• _WHAT YOU HAVE TO DO_: Work through the records below and copy every line that includes "implicit".

• _RECORDS SHOWN_:
:::
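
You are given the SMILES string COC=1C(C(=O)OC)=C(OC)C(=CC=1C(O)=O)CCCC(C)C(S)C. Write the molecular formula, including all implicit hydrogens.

Walk through each heavy atom and fill implicit hydrogens from standard valence (C 4, N 3, O 2, S 2, halogen 1):
  atom 1: C, bond orders sum to 1 (valence 4) → 3 H
  atom 2: O, bond orders sum to 2 (valence 2) → 0 H
  atom 3: C, bond orders sum to 4 (valence 4) → 0 H
  atom 4: C, bond orders sum to 4 (valence 4) → 0 H
  atom 5: C, bond orders sum to 4 (valence 4) → 0 H
  atom 6: O, bond orders sum to 2 (valence 2) → 0 H
  atom 7: O, bond orders sum to 2 (valence 2) → 0 H
  atom 8: C, bond orders sum to 1 (valence 4) → 3 H
  atom 9: C, bond orders sum to 4 (valence 4) → 0 H
  atom 10: O, bond orders sum to 2 (valence 2) → 0 H
  atom 11: C, bond orders sum to 1 (valence 4) → 3 H
  atom 12: C, bond orders sum to 4 (valence 4) → 0 H
  atom 13: C, bond orders sum to 3 (valence 4) → 1 H
  atom 14: C, bond orders sum to 4 (valence 4) → 0 H
  atom 15: C, bond orders sum to 4 (valence 4) → 0 H
  atom 16: O, bond orders sum to 1 (valence 2) → 1 H
  atom 17: O, bond orders sum to 2 (valence 2) → 0 H
  atom 18: C, bond orders sum to 2 (valence 4) → 2 H
  atom 19: C, bond orders sum to 2 (valence 4) → 2 H
  atom 20: C, bond orders sum to 2 (valence 4) → 2 H
  atom 21: C, bond orders sum to 3 (valence 4) → 1 H
  atom 22: C, bond orders sum to 1 (valence 4) → 3 H
  atom 23: C, bond orders sum to 3 (valence 4) → 1 H
  atom 24: S, bond orders sum to 1 (valence 2) → 1 H
  atom 25: C, bond orders sum to 1 (valence 4) → 3 H
Totals → C:18, H:26, O:6, S:1.
In Hill order: C18H26O6S.

C18H26O6S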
:::
• _RESULT OF THE EXERCISE_:
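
You are given the SMILES string COC=1C(C(=O)OC)=C(OC)C(=CC=1C(O)=O)CCCC(C)C(S)C. Write the molecular formula, including all implicit hydrogens.
Walk through each heavy atom and fill implicit hydrogens from standard valence (C 4, N 3, O 2, S 2, halogen 1):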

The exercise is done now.